For this exercise, the reply is the listing below, reproduced exactly.

—————

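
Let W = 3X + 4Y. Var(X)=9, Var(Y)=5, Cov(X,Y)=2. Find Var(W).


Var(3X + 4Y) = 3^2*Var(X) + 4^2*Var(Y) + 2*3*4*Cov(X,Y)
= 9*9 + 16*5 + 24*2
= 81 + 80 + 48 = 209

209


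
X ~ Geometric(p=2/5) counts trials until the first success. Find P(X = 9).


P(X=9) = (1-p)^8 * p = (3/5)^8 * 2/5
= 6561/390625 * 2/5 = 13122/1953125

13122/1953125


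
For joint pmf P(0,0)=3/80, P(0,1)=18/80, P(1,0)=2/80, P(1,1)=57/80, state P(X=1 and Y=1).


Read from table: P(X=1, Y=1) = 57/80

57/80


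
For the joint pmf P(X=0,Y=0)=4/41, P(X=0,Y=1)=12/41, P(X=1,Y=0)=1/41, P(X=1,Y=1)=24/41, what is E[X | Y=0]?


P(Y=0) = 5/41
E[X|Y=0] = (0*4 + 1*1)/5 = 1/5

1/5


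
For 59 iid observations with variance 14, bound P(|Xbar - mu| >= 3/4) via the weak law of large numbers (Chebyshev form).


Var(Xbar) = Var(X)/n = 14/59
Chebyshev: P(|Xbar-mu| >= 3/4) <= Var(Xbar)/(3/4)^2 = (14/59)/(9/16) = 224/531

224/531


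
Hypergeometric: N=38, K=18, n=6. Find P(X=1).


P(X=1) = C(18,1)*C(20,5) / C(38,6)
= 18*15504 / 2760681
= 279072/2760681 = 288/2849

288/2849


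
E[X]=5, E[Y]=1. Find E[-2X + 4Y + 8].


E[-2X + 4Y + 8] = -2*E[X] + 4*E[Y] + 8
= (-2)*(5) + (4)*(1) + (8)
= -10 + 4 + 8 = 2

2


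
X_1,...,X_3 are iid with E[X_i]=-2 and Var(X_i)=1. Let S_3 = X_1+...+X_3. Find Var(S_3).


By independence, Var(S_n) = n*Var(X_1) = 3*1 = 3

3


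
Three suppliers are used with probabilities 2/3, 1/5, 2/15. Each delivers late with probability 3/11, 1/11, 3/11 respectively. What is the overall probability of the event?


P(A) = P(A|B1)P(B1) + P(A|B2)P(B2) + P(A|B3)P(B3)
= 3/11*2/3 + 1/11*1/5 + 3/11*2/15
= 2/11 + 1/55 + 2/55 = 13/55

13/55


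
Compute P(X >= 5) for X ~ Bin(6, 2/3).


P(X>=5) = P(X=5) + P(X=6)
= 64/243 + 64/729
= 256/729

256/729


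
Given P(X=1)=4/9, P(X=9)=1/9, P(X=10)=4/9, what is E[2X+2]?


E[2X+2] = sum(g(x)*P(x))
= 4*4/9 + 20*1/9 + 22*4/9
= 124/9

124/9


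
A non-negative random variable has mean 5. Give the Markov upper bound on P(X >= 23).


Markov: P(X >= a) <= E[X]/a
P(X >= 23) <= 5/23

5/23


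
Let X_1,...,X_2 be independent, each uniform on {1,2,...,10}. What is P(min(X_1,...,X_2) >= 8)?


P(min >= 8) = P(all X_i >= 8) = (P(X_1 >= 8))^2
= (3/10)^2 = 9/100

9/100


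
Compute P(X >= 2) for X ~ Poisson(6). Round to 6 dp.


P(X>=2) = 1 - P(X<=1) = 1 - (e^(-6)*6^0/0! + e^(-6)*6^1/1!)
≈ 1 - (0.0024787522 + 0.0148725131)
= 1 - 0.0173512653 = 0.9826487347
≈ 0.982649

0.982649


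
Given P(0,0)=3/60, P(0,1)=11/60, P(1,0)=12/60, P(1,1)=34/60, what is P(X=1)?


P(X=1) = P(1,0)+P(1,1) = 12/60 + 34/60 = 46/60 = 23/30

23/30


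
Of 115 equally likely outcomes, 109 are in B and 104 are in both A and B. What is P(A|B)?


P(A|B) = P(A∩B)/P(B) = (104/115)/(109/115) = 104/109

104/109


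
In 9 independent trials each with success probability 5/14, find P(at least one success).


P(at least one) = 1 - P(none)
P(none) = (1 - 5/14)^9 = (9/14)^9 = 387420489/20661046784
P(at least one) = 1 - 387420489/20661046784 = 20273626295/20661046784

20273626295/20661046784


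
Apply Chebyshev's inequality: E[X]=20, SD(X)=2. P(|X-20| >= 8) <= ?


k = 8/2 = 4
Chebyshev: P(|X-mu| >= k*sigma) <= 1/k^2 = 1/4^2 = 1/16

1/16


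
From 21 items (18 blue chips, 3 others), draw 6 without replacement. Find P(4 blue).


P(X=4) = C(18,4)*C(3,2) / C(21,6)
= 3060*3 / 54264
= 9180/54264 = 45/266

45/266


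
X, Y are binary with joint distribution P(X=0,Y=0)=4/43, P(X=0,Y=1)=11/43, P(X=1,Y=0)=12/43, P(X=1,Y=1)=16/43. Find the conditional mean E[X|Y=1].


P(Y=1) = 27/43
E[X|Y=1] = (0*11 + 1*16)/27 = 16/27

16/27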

—————

▸ **Answer for the task**
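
Let W = 3X + 4Y. Var(X)=9, Var(Y)=5, Cov(X,Y)=2. Find Var(W).


Var(3X + 4Y) = 3^2*Var(X) + 4^2*Var(Y) + 2*3*4*Cov(X,Y)
= 9*9 + 16*5 + 24*2
= 81 + 80 + 48 = 209

209


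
X ~ Geometric(p=2/5) counts trials until the first success. Find P(X = 9).


P(X=9) = (1-p)^8 * p = (3/5)^8 * 2/5
= 6561/390625 * 2/5 = 13122/1953125

13122/1953125


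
For joint pmf P(0,0)=3/80, P(0,1)=18/80, P(1,0)=2/80, P(1,1)=57/80, state P(X=1 and Y=1).


Read from table: P(X=1, Y=1) = 57/80

57/80


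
For the joint pmf P(X=0,Y=0)=4/41, P(X=0,Y=1)=12/41, P(X=1,Y=0)=1/41, P(X=1,Y=1)=24/41, what is E[X | Y=0]?


P(Y=0) = 5/41
E[X|Y=0] = (0*4 + 1*1)/5 = 1/5

1/5


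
For 59 iid observations with variance 14, bound P(|Xbar - mu| >= 3/4) via the weak law of large numbers (Chebyshev form).


Var(Xbar) = Var(X)/n = 14/59
Chebyshev: P(|Xbar-mu| >= 3/4) <= Var(Xbar)/(3/4)^2 = (14/59)/(9/16) = 224/531

224/531


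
Hypergeometric: N=38, K=18, n=6. Find P(X=1).


P(X=1) = C(18,1)*C(20,5) / C(38,6)
= 18*15504 / 2760681
= 279072/2760681 = 288/2849

288/2849


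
E[X]=5, E[Y]=1. Find E[-2X + 4Y + 8].


E[-2X + 4Y + 8] = -2*E[X] + 4*E[Y] + 8
= (-2)*(5) + (4)*(1) + (8)
= -10 + 4 + 8 = 2

2


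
X_1,...,X_3 are iid with E[X_i]=-2 and Var(X_i)=1. Let S_3 = X_1+...+X_3. Find Var(S_3).


By independence, Var(S_n) = n*Var(X_1) = 3*1 = 3

3


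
Three suppliers are used with probabilities 2/3, 1/5, 2/15. Each delivers late with probability 3/11, 1/11, 3/11 respectively. What is the overall probability of the event?


P(A) = P(A|B1)P(B1) + P(A|B2)P(B2) + P(A|B3)P(B3)
= 3/11*2/3 + 1/11*1/5 + 3/11*2/15
= 2/11 + 1/55 + 2/55 = 13/55

13/55


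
Compute P(X >= 5) for X ~ Bin(6, 2/3).


P(X>=5) = P(X=5) + P(X=6)
= 64/243 + 64/729
= 256/729

256/729


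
Given P(X=1)=4/9, P(X=9)=1/9, P(X=10)=4/9, what is E[2X+2]?


E[2X+2] = sum(g(x)*P(x))
= 4*4/9 + 20*1/9 + 22*4/9
= 124/9

124/9


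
A non-negative random variable has mean 5. Give the Markov upper bound on P(X >= 23).


Markov: P(X >= a) <= E[X]/a
P(X >= 23) <= 5/23

5/23


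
Let X_1,...,X_2 be independent, each uniform on {1,2,...,10}. What is P(min(X_1,...,X_2) >= 8)?


P(min >= 8) = P(all X_i >= 8) = (P(X_1 >= 8))^2
= (3/10)^2 = 9/100

9/100


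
Compute P(X >= 2) for X ~ Poisson(6). Round to 6 dp.


P(X>=2) = 1 - P(X<=1) = 1 - (e^(-6)*6^0/0! + e^(-6)*6^1/1!)
≈ 1 - (0.0024787522 + 0.0148725131)
= 1 - 0.0173512653 = 0.9826487347
≈ 0.982649

0.982649


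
Given P(0,0)=3/60, P(0,1)=11/60, P(1,0)=12/60, P(1,1)=34/60, what is P(X=1)?


P(X=1) = P(1,0)+P(1,1) = 12/60 + 34/60 = 46/60 = 23/30

23/30


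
Of 115 equally likely outcomes, 109 are in B and 104 are in both A and B. What is P(A|B)?


P(A|B) = P(A∩B)/P(B) = (104/115)/(109/115) = 104/109

104/109


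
In 9 independent trials each with success probability 5/14, find P(at least one success).


P(at least one) = 1 - P(none)
P(none) = (1 - 5/14)^9 = (9/14)^9 = 387420489/20661046784
P(at least one) = 1 - 387420489/20661046784 = 20273626295/20661046784

20273626295/20661046784


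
Apply Chebyshev's inequality: E[X]=20, SD(X)=2. P(|X-20| >= 8) <= ?


k = 8/2 = 4
Chebyshev: P(|X-mu| >= k*sigma) <= 1/k^2 = 1/4^2 = 1/16

1/16


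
From 21 items (18 blue chips, 3 others), draw 6 without replacement. Find P(4 blue).


P(X=4) = C(18,4)*C(3,2) / C(21,6)
= 3060*3 / 54264
= 9180/54264 = 45/266

45/266


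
X, Y are binary with joint distribution P(X=0,Y=0)=4/43, P(X=0,Y=1)=11/43, P(X=1,Y=0)=12/43, P(X=1,Y=1)=16/43. Find the conditional mean E[X|Y=1].


P(Y=1) = 27/43
E[X|Y=1] = (0*11 + 1*16)/27 = 16/27

16/27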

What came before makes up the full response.